Exercise goal » Using the data below, output the first line and every line after it up to and including the line containing "D-Lo: (5, 0)", exactly as written and with nothing added.

───── Records provided

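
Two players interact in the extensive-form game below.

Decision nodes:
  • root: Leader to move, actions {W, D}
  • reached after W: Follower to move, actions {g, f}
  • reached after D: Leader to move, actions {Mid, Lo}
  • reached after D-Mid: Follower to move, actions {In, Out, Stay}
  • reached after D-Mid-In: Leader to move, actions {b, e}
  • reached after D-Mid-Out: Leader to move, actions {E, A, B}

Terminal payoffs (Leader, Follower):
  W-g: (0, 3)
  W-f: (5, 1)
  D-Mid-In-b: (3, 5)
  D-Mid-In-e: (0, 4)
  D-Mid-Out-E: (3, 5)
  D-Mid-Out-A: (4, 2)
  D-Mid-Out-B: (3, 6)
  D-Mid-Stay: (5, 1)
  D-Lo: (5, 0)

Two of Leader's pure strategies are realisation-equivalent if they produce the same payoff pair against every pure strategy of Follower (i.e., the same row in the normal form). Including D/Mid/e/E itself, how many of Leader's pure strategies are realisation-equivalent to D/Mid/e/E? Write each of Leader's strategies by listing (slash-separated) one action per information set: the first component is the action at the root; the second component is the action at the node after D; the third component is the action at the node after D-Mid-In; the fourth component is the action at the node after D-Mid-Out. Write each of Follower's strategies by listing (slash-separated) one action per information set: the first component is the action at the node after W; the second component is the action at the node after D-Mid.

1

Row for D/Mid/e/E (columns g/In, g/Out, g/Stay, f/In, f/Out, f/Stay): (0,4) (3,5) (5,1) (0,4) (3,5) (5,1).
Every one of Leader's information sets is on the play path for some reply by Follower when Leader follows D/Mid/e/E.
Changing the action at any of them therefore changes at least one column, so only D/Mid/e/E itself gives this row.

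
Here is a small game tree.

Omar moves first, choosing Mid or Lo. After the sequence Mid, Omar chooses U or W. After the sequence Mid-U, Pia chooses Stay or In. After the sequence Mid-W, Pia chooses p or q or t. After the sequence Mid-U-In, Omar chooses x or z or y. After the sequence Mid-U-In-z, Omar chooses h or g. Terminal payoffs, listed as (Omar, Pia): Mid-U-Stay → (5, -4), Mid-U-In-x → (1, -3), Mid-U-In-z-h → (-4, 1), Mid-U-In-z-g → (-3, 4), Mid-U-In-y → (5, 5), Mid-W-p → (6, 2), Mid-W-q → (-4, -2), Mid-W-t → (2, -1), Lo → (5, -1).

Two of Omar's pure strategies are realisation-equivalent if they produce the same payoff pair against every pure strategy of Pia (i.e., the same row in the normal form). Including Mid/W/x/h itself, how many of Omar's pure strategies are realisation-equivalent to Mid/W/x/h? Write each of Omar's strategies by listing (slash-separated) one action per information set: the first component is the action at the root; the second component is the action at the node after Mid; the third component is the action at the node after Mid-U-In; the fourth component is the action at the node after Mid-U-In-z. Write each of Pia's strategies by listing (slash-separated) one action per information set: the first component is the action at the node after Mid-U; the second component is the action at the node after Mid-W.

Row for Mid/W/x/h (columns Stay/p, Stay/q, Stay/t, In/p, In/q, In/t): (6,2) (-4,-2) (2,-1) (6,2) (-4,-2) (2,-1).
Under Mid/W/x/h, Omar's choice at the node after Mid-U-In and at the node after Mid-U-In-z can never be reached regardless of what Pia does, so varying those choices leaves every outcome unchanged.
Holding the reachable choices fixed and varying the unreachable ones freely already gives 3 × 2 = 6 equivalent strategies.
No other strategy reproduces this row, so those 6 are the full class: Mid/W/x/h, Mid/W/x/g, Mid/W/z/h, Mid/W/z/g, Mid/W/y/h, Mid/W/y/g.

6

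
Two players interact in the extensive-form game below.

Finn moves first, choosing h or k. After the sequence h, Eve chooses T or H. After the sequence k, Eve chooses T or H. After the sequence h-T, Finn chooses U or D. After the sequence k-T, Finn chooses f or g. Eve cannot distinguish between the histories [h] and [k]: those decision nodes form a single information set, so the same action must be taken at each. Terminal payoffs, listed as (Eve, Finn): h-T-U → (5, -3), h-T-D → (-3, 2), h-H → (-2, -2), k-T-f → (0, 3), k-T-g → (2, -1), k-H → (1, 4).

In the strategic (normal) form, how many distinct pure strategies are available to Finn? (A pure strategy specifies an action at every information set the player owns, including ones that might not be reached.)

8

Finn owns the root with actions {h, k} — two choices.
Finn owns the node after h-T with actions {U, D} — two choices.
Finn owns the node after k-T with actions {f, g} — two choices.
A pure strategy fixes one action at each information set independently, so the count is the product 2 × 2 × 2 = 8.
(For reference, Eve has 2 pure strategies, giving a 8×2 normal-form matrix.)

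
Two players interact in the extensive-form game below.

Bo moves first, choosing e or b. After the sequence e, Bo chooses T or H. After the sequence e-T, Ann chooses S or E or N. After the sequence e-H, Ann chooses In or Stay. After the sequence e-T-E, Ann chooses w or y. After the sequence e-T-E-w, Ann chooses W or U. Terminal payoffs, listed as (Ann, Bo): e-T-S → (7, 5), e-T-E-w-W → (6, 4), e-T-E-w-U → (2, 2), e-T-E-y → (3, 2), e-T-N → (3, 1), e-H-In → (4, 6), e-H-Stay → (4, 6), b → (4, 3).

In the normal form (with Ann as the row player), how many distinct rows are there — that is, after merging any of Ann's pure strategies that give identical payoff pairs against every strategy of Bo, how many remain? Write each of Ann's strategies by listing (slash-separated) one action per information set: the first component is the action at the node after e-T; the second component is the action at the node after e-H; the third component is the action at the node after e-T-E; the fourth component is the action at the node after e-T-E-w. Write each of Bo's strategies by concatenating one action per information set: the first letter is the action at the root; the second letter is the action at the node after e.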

──────────

Answer area »
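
Two players interact in the extensive-form game below.

Decision nodes:
  • root: Leader to move, actions {W, D}
  • reached after W: Follower to move, actions {g, f}
  • reached after D: Leader to move, actions {Mid, Lo}
  • reached after D-Mid: Follower to move, actions {In, Out, Stay}
  • reached after D-Mid-In: Leader to move, actions {b, e}
  • reached after D-Mid-Out: Leader to move, actions {E, A, B}

Terminal payoffs (Leader, Follower):
  W-g: (0, 3)
  W-f: (5, 1)
  D-Mid-In-b: (3, 5)
  D-Mid-In-e: (0, 4)
  D-Mid-Out-E: (3, 5)
  D-Mid-Out-A: (4, 2)
  D-Mid-Out-B: (3, 6)
  D-Mid-Stay: (5, 1)
  D-Lo: (5, 0)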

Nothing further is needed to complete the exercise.